(Collected data)

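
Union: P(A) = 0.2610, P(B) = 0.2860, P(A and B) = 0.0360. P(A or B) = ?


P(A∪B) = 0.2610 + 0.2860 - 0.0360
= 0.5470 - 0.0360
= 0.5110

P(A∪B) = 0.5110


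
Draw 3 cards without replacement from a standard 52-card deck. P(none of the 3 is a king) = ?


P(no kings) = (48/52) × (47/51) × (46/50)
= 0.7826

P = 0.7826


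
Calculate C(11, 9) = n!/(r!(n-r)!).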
* * *
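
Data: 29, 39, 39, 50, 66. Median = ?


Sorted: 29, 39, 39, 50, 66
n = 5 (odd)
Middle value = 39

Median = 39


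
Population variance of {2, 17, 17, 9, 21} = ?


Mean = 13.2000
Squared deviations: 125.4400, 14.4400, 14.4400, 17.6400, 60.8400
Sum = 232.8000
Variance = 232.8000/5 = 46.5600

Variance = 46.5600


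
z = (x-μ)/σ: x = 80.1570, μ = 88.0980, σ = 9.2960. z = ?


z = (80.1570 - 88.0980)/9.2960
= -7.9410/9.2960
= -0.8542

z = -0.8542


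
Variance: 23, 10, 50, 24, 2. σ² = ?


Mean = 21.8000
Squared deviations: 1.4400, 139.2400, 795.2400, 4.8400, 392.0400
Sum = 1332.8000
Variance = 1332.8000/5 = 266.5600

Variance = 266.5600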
---
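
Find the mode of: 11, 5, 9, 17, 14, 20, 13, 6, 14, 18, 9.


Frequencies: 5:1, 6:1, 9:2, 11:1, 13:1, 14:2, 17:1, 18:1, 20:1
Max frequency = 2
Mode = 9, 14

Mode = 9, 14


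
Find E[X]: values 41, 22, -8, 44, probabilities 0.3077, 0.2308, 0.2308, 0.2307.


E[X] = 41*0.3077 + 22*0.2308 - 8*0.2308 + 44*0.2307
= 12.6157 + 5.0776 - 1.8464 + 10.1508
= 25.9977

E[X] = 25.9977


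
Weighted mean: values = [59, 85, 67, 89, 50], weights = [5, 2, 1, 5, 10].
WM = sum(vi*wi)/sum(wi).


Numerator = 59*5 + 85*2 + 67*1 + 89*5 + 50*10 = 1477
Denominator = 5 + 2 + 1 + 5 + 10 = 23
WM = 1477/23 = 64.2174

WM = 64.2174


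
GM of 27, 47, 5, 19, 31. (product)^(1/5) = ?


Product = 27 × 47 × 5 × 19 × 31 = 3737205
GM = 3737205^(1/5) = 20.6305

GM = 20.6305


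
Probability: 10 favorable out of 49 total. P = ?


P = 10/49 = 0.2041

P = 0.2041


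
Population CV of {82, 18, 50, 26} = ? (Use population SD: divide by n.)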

▸ Your assignment
Would you retype exactly the lines above, from the line with "Weighted mean: values" to the line with "Population CV of", with both end lines kept and nothing more?

▸ Answer to this problem
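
Weighted mean: values = [59, 85, 67, 89, 50], weights = [5, 2, 1, 5, 10].
WM = sum(vi*wi)/sum(wi).


Numerator = 59*5 + 85*2 + 67*1 + 89*5 + 50*10 = 1477
Denominator = 5 + 2 + 1 + 5 + 10 = 23
WM = 1477/23 = 64.2174

WM = 64.2174


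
GM of 27, 47, 5, 19, 31. (product)^(1/5) = ?


Product = 27 × 47 × 5 × 19 × 31 = 3737205
GM = 3737205^(1/5) = 20.6305

GM = 20.6305


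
Probability: 10 favorable out of 49 total. P = ?


P = 10/49 = 0.2041

P = 0.2041


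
Population CV of {82, 18, 50, 26} = ? (Use population SD: divide by n.)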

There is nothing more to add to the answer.